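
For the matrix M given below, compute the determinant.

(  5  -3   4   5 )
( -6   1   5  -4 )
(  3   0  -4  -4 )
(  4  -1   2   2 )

The determinant is -293.

Expand along row 3 (it has 1 zero):
  + (3) · M_31   where M_31 = det([-3 4 5; 1 5 -4; -1 2 2]) = -11
  + (-4) · M_33   where M_33 = det([5 -3 5; -6 1 -4; 4 -1 2]) = 12
  − (-4) · M_34   where M_34 = det([5 -3 4; -6 1 5; 4 -1 2]) = -53
det = (+1)·(3)·(-11) + (+1)·(-4)·(12) + (-1)·(-4)·(-53) = -293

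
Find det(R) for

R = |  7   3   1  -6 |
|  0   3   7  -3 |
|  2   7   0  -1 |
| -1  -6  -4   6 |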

WHAT TO WORK ON: Everything in the records above should be written out again exactly.

EXERCISE OUTPUT:
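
For the matrix M given below, compute the determinant.

(  5  -3   4   5 )
( -6   1   5  -4 )
(  3   0  -4  -4 )
(  4  -1   2   2 )

The determinant is -293.

Expand along row 3 (it has 1 zero):
  + (3) · M_31   where M_31 = det([-3 4 5; 1 5 -4; -1 2 2]) = -11
  + (-4) · M_33   where M_33 = det([5 -3 5; -6 1 -4; 4 -1 2]) = 12
  − (-4) · M_34   where M_34 = det([5 -3 4; -6 1 5; 4 -1 2]) = -53
det = (+1)·(3)·(-11) + (+1)·(-4)·(12) + (-1)·(-4)·(-53) = -293

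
Find det(R) for

R = |  7   3   1  -6 |
|  0   3   7  -3 |
|  2   7   0  -1 |
| -1  -6  -4   6 |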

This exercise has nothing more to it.